>>>>>

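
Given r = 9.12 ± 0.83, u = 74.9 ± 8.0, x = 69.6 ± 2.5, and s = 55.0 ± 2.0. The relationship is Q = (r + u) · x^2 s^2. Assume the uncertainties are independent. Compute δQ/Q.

0.140

Let w = r + u = 84.0. δw = √(δr² + δu²) = √(0.689 + 64.0) = 8.04, so δw/w = 0.0957.
Q is then a monomial in w, x, s:
δQ/Q = √((δw/w)² + (2·δx/x)² + (2·δs/s)²) = √(0.00916 + 0.00516 + 0.00529) = 0.140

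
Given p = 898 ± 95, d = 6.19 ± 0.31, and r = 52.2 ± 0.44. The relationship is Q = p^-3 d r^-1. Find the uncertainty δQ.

Products/powers → add relative errors in quadrature, weighted by exponent:
  (-3·δp/p)² = (-3×0.106)² = 0.101;  (1·δd/d)² = (1×0.0501)² = 0.00251;  (-1·δr/r)² = (-1×0.00843)² = 7.11e-05
δQ/Q = √(0.103) = 0.321
Q = 1.64e-10, so δQ = 0.321 × 1.64e-10 = 5.26e-11.

5.26e-11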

<<<<<

■ Directions ■
After locating the line that contains "Given p = 898", print that line and every one after it through the last line of the listing, exactly.

■ Expected output ■
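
Given p = 898 ± 95, d = 6.19 ± 0.31, and r = 52.2 ± 0.44. The relationship is Q = p^-3 d r^-1. Find the uncertainty δQ.

Products/powers → add relative errors in quadrature, weighted by exponent:
  (-3·δp/p)² = (-3×0.106)² = 0.101;  (1·δd/d)² = (1×0.0501)² = 0.00251;  (-1·δr/r)² = (-1×0.00843)² = 7.11e-05
δQ/Q = √(0.103) = 0.321
Q = 1.64e-10, so δQ = 0.321 × 1.64e-10 = 5.26e-11.

5.26e-11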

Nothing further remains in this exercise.